Saved entries

BEGIN

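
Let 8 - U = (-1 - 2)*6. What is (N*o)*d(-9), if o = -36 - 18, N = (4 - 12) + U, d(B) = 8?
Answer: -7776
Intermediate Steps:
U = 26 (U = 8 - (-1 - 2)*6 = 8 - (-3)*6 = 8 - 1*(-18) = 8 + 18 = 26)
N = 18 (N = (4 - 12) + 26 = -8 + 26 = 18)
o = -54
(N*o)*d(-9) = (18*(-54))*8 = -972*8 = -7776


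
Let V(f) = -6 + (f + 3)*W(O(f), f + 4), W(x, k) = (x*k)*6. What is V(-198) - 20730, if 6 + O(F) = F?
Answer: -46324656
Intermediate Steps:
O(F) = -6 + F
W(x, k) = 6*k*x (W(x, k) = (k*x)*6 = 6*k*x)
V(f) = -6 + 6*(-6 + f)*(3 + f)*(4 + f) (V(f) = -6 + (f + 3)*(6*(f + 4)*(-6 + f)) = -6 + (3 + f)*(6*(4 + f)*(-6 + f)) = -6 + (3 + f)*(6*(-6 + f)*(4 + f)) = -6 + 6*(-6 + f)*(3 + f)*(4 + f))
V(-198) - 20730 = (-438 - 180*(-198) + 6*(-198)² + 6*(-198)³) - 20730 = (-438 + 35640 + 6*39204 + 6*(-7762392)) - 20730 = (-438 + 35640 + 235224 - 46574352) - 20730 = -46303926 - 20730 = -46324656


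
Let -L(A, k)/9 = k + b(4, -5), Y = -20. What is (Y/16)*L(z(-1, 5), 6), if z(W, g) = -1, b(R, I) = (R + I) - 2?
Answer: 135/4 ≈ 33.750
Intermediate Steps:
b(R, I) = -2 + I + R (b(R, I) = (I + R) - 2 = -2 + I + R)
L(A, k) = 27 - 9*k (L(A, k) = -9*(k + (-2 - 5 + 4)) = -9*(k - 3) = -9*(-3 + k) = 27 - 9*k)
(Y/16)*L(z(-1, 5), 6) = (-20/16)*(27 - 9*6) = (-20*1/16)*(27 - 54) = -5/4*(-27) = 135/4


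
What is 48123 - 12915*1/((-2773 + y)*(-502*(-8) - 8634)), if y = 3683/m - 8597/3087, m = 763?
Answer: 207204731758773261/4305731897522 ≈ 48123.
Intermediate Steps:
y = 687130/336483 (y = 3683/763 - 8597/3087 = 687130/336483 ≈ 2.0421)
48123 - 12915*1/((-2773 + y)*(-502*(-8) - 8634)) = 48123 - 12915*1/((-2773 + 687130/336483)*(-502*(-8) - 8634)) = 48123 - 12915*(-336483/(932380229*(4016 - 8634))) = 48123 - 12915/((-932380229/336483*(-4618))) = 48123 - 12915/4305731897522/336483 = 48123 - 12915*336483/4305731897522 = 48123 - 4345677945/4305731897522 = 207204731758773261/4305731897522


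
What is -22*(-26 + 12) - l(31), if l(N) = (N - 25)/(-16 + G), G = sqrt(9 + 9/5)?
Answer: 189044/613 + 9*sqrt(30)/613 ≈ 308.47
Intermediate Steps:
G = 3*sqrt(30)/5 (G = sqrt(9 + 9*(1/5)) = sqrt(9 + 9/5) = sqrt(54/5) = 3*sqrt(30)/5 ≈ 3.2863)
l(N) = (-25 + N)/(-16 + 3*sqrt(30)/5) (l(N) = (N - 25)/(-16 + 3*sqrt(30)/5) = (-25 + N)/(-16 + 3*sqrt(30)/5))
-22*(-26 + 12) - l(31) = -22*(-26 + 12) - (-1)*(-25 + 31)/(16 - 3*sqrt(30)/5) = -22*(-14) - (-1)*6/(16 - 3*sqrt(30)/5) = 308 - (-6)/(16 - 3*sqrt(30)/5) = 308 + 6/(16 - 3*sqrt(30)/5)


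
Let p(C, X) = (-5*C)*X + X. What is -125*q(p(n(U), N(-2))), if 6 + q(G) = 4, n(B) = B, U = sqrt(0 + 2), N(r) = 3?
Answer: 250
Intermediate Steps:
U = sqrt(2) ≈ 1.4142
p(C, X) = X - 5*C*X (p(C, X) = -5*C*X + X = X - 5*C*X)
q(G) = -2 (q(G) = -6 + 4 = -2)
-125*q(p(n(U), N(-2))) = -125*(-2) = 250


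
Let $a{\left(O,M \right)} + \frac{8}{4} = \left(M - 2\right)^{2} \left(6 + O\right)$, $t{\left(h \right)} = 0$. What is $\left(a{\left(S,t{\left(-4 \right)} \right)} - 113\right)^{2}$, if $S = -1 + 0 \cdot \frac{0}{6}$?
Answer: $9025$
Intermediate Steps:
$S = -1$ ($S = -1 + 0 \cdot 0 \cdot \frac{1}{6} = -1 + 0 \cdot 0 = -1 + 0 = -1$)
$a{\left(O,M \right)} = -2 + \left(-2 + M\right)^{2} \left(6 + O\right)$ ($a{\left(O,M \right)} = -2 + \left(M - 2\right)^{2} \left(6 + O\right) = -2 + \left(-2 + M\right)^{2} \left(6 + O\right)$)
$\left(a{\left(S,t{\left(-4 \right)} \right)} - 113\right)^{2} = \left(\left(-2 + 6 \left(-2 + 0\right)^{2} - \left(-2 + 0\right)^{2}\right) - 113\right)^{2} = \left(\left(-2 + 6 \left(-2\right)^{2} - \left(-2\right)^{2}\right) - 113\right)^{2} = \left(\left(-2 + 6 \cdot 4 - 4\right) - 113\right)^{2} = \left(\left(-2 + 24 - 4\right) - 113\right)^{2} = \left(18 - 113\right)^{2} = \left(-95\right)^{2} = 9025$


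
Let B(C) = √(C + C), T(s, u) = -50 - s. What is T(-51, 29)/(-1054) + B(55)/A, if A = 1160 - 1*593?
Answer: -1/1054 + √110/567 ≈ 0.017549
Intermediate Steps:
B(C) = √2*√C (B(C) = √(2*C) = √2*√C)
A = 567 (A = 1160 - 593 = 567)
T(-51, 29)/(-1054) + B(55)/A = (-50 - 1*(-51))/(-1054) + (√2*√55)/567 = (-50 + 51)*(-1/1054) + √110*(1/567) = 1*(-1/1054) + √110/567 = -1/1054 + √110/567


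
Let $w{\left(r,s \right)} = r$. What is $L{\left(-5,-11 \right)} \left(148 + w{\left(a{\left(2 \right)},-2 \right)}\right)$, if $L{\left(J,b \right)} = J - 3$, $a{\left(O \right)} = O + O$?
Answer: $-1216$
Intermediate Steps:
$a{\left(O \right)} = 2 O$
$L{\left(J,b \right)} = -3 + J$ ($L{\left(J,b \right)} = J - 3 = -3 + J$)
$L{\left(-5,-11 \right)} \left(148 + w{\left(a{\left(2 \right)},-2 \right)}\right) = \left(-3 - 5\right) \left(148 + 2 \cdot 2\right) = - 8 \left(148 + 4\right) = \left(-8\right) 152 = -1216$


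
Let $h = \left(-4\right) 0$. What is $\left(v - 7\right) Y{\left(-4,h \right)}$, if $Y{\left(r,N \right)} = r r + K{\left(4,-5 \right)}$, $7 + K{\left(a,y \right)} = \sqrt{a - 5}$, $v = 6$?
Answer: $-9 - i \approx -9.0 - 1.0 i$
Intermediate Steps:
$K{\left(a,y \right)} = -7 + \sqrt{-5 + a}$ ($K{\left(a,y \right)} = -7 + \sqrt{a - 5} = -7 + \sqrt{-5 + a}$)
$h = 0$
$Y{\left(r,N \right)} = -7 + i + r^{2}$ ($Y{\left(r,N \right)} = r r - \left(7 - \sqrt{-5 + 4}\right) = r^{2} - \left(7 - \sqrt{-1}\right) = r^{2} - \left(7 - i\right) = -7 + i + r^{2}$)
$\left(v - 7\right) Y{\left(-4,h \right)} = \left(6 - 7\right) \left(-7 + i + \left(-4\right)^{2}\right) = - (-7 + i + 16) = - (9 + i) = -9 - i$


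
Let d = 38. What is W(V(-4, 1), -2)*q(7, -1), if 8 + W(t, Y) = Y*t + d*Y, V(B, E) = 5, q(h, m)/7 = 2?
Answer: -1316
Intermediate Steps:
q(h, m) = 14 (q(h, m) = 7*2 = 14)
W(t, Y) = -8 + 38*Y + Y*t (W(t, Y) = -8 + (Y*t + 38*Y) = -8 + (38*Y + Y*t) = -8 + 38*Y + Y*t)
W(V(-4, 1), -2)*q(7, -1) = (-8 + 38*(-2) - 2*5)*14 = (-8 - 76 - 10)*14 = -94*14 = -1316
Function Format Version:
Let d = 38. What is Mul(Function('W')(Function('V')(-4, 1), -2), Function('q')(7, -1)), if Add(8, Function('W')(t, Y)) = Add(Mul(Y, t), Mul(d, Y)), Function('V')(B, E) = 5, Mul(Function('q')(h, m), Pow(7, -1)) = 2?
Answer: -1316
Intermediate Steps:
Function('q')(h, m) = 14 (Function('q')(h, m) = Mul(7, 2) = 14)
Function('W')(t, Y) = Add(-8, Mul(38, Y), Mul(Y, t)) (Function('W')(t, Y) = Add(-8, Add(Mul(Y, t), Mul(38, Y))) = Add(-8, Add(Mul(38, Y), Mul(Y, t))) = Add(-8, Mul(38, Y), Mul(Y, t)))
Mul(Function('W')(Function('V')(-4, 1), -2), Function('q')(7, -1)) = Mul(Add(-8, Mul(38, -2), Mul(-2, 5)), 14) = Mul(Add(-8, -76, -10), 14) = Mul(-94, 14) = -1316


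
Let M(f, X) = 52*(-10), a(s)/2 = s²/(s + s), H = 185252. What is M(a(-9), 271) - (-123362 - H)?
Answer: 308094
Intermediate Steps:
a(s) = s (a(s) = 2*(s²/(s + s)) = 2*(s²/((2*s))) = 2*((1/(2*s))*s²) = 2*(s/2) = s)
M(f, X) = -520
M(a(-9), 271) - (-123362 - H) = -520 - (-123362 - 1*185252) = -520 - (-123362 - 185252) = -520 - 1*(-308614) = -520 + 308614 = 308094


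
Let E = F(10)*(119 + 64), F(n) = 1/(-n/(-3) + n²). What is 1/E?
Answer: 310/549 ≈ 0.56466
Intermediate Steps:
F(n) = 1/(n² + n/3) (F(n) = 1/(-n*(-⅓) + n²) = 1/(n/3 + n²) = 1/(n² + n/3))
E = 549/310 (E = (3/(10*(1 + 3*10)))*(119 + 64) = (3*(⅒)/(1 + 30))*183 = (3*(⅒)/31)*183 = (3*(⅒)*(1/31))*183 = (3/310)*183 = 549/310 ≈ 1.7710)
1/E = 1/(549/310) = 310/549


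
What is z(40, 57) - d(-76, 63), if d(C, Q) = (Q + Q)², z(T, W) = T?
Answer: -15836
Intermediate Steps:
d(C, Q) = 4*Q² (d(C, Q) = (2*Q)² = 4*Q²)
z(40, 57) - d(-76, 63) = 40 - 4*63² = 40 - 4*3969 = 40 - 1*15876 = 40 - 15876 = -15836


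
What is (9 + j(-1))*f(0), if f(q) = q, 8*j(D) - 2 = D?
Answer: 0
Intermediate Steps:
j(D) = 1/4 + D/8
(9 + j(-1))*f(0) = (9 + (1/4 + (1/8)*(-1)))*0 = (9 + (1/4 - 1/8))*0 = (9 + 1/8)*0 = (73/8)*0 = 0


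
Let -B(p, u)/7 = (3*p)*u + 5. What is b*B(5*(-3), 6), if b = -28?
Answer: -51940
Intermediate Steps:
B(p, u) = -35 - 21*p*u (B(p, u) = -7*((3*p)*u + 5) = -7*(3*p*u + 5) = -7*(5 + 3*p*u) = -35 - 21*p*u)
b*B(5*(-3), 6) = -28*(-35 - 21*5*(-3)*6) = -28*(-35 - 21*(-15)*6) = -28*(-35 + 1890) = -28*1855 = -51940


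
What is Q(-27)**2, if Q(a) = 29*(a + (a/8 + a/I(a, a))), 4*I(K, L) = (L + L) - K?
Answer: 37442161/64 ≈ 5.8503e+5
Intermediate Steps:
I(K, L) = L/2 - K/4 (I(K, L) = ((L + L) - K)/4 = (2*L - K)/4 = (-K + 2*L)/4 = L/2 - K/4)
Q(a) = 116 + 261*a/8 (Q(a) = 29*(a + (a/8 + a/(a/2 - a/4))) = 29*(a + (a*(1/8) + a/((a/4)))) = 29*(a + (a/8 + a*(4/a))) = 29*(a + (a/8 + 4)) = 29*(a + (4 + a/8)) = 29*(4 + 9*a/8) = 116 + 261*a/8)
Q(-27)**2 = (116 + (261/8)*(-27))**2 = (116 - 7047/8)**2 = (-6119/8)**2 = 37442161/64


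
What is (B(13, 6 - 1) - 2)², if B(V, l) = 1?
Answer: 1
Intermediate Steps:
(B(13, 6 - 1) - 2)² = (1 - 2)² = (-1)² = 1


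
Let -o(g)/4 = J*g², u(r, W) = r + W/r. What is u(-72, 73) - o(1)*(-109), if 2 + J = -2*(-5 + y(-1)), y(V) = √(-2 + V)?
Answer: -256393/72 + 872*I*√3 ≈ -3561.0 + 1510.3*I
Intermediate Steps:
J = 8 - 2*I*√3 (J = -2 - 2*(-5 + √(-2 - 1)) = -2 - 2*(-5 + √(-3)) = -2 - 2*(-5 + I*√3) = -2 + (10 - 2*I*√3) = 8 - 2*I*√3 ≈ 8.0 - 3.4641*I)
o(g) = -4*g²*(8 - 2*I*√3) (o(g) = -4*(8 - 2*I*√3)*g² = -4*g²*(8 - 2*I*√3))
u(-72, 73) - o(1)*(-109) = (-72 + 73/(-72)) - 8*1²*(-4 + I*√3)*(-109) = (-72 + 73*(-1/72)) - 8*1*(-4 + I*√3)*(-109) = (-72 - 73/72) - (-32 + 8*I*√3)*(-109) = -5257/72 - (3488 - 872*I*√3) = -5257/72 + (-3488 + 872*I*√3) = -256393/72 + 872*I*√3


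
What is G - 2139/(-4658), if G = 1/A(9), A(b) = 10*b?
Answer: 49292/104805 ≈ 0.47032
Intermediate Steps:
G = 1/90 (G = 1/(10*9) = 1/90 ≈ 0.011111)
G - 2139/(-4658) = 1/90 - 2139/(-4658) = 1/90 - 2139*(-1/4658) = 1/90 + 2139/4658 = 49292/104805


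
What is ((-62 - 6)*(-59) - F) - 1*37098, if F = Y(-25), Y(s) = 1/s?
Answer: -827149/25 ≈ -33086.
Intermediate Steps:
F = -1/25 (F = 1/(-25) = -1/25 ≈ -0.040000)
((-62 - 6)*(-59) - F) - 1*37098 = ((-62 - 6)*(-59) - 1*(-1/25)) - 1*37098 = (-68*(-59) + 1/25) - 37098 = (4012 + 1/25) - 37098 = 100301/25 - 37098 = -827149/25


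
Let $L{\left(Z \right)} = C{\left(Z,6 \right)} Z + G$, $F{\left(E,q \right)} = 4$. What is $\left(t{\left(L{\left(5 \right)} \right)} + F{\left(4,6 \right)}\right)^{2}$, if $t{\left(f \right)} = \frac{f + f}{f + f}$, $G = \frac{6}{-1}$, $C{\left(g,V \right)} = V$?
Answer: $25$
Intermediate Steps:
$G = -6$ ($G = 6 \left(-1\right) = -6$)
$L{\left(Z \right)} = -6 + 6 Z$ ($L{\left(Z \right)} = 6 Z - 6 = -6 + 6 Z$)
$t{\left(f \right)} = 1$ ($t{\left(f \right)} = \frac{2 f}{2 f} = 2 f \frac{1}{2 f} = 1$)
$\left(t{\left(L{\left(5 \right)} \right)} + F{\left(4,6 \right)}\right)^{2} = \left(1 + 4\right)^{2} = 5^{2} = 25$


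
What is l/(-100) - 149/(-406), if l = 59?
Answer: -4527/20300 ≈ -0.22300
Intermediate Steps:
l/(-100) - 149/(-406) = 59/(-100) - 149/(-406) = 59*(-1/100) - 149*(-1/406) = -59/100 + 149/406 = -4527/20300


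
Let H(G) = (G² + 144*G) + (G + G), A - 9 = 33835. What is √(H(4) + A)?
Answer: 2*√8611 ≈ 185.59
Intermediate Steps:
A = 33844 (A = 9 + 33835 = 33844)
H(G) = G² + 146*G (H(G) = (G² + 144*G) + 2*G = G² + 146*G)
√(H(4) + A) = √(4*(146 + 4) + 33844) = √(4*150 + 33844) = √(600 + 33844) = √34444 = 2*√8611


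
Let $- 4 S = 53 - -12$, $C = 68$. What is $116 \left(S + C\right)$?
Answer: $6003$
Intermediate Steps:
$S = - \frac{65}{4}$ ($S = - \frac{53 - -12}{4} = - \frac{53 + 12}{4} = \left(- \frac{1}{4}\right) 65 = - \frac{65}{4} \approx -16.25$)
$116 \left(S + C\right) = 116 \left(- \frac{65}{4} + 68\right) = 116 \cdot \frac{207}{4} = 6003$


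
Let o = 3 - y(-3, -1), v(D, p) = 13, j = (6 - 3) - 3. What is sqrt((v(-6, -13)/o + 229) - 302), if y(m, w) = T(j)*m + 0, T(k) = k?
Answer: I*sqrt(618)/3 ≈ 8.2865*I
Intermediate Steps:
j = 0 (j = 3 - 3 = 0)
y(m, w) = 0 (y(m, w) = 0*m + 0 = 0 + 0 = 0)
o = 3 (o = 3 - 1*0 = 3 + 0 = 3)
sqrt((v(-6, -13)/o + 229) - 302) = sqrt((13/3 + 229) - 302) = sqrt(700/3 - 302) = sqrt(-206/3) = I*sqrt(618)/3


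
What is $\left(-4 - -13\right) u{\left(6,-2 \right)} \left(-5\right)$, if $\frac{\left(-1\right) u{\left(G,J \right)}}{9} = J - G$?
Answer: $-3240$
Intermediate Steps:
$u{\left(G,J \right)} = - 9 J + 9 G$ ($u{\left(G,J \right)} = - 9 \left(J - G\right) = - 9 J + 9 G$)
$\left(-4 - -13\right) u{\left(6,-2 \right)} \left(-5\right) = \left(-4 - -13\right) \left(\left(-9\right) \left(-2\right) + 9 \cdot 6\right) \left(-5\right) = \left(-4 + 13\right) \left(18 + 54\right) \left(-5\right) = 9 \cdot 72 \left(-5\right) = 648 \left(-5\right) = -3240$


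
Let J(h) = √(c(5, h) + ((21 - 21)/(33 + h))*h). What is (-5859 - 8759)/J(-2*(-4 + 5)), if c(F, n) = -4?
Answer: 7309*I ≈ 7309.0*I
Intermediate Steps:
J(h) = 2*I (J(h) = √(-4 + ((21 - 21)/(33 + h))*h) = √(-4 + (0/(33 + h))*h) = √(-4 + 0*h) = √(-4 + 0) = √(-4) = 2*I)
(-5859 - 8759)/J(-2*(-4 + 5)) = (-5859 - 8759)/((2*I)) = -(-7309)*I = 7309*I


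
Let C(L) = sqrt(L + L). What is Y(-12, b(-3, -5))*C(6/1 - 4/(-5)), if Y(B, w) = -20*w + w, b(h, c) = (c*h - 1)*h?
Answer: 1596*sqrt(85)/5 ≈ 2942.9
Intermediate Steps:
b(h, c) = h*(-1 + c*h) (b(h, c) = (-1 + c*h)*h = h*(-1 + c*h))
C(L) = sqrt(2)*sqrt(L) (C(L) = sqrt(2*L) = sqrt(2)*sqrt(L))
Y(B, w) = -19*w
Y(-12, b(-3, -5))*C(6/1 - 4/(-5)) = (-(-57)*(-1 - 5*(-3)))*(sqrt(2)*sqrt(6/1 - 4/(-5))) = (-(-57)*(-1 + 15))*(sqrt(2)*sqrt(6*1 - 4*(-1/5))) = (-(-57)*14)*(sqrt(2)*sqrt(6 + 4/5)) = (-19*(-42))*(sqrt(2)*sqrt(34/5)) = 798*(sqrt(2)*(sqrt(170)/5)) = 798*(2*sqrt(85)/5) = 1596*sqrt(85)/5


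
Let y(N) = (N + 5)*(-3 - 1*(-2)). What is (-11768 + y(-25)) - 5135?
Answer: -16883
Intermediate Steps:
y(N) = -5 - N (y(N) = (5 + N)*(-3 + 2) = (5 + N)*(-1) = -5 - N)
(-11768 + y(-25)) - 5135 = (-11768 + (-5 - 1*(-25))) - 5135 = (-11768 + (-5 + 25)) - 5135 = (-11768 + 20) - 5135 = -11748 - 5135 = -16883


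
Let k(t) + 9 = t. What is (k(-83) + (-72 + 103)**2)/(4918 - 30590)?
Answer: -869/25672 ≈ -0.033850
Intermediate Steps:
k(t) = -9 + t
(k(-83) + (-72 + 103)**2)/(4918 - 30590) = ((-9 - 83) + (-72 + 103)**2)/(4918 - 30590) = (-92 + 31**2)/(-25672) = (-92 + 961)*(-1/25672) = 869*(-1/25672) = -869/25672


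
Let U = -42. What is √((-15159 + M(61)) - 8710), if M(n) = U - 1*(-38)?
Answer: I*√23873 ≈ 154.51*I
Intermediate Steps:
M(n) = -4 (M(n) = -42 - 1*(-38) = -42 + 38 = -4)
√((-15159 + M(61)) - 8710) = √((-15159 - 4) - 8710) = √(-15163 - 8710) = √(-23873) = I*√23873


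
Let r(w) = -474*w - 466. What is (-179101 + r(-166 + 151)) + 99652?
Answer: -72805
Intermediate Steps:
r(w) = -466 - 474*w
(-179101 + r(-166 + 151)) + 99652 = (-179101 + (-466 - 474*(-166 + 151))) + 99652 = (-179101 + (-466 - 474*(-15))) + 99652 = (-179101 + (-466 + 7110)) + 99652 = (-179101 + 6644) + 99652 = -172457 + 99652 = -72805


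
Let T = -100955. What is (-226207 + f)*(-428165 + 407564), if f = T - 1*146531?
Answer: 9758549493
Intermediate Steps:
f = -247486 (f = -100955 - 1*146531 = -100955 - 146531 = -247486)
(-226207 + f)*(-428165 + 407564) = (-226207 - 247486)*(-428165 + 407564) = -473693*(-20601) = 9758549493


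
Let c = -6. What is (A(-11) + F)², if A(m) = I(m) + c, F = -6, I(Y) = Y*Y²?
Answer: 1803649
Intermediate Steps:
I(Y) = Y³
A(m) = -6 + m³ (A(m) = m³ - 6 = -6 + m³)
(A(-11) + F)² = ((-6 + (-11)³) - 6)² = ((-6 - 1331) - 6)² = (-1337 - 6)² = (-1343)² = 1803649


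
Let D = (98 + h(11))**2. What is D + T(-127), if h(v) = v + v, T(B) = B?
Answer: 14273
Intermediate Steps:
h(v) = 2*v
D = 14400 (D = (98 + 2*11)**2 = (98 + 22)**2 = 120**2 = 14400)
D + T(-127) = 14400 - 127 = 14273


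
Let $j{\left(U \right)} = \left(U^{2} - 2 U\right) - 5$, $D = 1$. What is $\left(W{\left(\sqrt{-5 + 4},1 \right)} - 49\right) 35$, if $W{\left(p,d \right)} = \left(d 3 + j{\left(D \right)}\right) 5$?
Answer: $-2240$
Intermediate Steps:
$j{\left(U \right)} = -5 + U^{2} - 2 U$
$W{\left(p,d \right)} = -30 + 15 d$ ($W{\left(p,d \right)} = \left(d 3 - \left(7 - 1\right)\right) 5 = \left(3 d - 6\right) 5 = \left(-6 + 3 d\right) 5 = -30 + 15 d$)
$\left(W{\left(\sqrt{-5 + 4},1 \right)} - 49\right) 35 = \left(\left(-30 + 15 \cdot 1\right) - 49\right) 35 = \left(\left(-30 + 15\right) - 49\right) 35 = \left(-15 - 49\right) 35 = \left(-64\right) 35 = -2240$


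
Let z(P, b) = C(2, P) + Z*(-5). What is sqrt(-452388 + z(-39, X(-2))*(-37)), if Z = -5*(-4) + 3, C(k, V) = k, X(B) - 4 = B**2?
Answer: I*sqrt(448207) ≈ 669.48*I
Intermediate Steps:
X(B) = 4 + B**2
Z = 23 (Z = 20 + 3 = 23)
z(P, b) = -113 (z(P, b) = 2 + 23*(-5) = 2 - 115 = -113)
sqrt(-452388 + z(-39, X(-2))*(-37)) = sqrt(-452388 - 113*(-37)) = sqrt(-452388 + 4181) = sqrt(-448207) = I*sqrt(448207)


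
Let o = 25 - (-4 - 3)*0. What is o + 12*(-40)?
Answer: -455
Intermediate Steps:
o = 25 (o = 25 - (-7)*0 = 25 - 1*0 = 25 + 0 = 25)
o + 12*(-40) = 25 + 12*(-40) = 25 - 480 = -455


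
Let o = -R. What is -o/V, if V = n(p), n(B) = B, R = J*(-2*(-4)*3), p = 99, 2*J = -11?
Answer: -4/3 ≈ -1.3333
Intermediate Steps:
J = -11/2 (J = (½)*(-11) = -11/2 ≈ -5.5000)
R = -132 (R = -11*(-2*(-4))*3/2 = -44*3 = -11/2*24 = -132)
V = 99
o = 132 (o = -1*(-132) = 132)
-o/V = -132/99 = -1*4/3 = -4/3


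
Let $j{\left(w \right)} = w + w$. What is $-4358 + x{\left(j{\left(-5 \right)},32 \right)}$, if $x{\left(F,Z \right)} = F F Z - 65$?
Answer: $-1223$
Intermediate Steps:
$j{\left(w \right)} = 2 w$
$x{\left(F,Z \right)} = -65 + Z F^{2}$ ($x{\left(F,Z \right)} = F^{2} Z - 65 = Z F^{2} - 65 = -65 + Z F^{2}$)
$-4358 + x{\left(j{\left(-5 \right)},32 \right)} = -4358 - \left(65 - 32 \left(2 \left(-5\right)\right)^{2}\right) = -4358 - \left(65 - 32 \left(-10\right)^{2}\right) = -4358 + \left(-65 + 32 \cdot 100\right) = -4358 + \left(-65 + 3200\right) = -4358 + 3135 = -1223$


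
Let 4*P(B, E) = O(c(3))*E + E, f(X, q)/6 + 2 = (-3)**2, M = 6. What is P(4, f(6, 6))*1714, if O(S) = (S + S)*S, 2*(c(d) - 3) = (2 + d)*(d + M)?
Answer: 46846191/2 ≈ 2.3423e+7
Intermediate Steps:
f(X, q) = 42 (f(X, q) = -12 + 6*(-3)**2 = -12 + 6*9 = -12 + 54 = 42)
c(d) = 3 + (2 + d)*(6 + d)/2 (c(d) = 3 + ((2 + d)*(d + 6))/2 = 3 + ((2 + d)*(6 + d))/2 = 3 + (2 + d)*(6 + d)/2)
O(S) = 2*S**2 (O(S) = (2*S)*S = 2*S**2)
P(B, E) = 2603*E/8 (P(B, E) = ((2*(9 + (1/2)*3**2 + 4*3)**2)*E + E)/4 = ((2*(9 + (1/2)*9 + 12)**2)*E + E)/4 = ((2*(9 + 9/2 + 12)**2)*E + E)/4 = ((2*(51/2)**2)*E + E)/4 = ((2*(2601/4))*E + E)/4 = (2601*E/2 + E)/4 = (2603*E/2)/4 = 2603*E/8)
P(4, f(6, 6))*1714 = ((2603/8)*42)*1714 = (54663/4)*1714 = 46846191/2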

END

## EXERCISE INSTRUCTIONS
Produce only the lines from the line containing "Let o = 3 - y(-3, -1), v(D, p)" through the line containing "Answer: $-3240$", inclusive of both, exactly as they stand in the entries above.

## RESULT FOR THIS EXERCISE
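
Let o = 3 - y(-3, -1), v(D, p) = 13, j = (6 - 3) - 3. What is sqrt((v(-6, -13)/o + 229) - 302), if y(m, w) = T(j)*m + 0, T(k) = k?
Answer: I*sqrt(618)/3 ≈ 8.2865*I
Intermediate Steps:
j = 0 (j = 3 - 3 = 0)
y(m, w) = 0 (y(m, w) = 0*m + 0 = 0 + 0 = 0)
o = 3 (o = 3 - 1*0 = 3 + 0 = 3)
sqrt((v(-6, -13)/o + 229) - 302) = sqrt((13/3 + 229) - 302) = sqrt(700/3 - 302) = sqrt(-206/3) = I*sqrt(618)/3


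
What is $\left(-4 - -13\right) u{\left(6,-2 \right)} \left(-5\right)$, if $\frac{\left(-1\right) u{\left(G,J \right)}}{9} = J - G$?
Answer: $-3240$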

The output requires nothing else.